→ **Task prompt**: For the word "Gather", return each line of the data in which it occurs.

→ **Exercise data**:
************

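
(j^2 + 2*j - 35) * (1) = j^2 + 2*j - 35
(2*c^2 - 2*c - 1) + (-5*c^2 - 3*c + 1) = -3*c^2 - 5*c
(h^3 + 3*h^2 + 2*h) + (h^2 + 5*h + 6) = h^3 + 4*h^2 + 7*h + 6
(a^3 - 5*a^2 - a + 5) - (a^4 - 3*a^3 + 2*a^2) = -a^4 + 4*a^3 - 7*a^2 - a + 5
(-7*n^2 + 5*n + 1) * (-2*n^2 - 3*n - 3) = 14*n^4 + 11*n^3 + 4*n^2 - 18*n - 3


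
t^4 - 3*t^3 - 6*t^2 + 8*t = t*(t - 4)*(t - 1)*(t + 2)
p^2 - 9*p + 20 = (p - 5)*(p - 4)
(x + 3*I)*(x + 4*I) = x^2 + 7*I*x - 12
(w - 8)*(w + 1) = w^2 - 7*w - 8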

************

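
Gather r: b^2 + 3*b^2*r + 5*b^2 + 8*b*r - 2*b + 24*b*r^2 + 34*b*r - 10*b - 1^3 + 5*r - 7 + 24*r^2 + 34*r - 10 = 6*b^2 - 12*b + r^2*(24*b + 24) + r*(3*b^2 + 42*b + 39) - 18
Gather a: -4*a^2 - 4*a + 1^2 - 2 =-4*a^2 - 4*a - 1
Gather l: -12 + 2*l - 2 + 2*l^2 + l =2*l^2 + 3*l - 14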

************

→ **Solution to the exercise**:
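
Gather r: b^2 + 3*b^2*r + 5*b^2 + 8*b*r - 2*b + 24*b*r^2 + 34*b*r - 10*b - 1^3 + 5*r - 7 + 24*r^2 + 34*r - 10 = 6*b^2 - 12*b + r^2*(24*b + 24) + r*(3*b^2 + 42*b + 39) - 18
Gather a: -4*a^2 - 4*a + 1^2 - 2 =-4*a^2 - 4*a - 1
Gather l: -12 + 2*l - 2 + 2*l^2 + l =2*l^2 + 3*l - 14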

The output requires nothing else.